» DIRECTIONS FOR THIS TASK
A word-for-word restatement of every entry is what is needed here.

» STORED DATA
※ ※ ※

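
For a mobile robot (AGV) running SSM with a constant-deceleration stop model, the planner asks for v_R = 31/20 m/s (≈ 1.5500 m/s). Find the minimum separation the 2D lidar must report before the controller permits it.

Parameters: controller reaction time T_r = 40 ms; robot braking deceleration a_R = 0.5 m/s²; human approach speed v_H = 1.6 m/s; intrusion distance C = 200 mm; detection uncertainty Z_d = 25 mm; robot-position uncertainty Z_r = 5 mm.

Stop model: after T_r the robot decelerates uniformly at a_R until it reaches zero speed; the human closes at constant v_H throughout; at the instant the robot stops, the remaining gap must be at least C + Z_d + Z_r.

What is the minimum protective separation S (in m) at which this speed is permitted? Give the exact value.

braking lasts T_s = (31/20)/(1/2) = 3.1000 s
robot covers v_R·T_r = 1.5500·0.0400 = 0.0620 m before braking
robot under decel: 1.5500²/(2·0.5000) = 2.4025 m
human over T_r+T_s: 1.6000·(0.0400+3.1000) = 5.0240 m
C+Z_d+Z_r = 0.2000+0.0250+0.0050 = 0.2300 m
S_min ≈ 0.0620+2.4025+5.0240+0.2300  ⇒  S_min = 15437/2000 m

S_min = 15437/2000 m = 7.7185 m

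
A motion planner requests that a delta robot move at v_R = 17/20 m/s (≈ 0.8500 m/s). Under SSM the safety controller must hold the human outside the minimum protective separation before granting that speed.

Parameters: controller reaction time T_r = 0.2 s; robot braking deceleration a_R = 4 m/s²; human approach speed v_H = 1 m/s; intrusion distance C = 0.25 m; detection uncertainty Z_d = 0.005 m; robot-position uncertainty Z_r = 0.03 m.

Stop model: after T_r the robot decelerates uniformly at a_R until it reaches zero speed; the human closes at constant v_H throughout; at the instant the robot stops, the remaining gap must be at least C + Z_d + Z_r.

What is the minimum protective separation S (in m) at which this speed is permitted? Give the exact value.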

※ ※ ※

» EXERCISE OUTPUT
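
For a mobile robot (AGV) running SSM with a constant-deceleration stop model, the planner asks for v_R = 31/20 m/s (≈ 1.5500 m/s). Find the minimum separation the 2D lidar must report before the controller permits it.

Parameters: controller reaction time T_r = 40 ms; robot braking deceleration a_R = 0.5 m/s²; human approach speed v_H = 1.6 m/s; intrusion distance C = 200 mm; detection uncertainty Z_d = 25 mm; robot-position uncertainty Z_r = 5 mm.

Stop model: after T_r the robot decelerates uniformly at a_R until it reaches zero speed; the human closes at constant v_H throughout; at the instant the robot stops, the remaining gap must be at least C + Z_d + Z_r.

What is the minimum protective separation S (in m) at which this speed is permitted? Give the exact value.

braking lasts T_s = (31/20)/(1/2) = 3.1000 s
robot covers v_R·T_r = 1.5500·0.0400 = 0.0620 m before braking
robot under decel: 1.5500²/(2·0.5000) = 2.4025 m
human over T_r+T_s: 1.6000·(0.0400+3.1000) = 5.0240 m
C+Z_d+Z_r = 0.2000+0.0250+0.0050 = 0.2300 m
S_min ≈ 0.0620+2.4025+5.0240+0.2300  ⇒  S_min = 15437/2000 m

S_min = 15437/2000 m = 7.7185 m

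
A motion planner requests that a delta robot move at v_R = 17/20 m/s (≈ 0.8500 m/s). Under SSM the safety controller must hold the human outside the minimum protective separation before granting that speed.

Parameters: controller reaction time T_r = 0.2 s; robot braking deceleration a_R = 4 m/s²; human approach speed v_H = 1 m/s; intrusion distance C = 0.25 m; detection uncertainty Z_d = 0.005 m; robot-position uncertainty Z_r = 0.03 m.

Stop model: after T_r the robot decelerates uniformly at a_R until it reaches zero speed; the human closes at constant v_H throughout; at the instant the robot stops, the remaining gap must be at least C + Z_d + Z_r.

What is the minimum protective separation S (in m) at which this speed is permitted? Give the exact value.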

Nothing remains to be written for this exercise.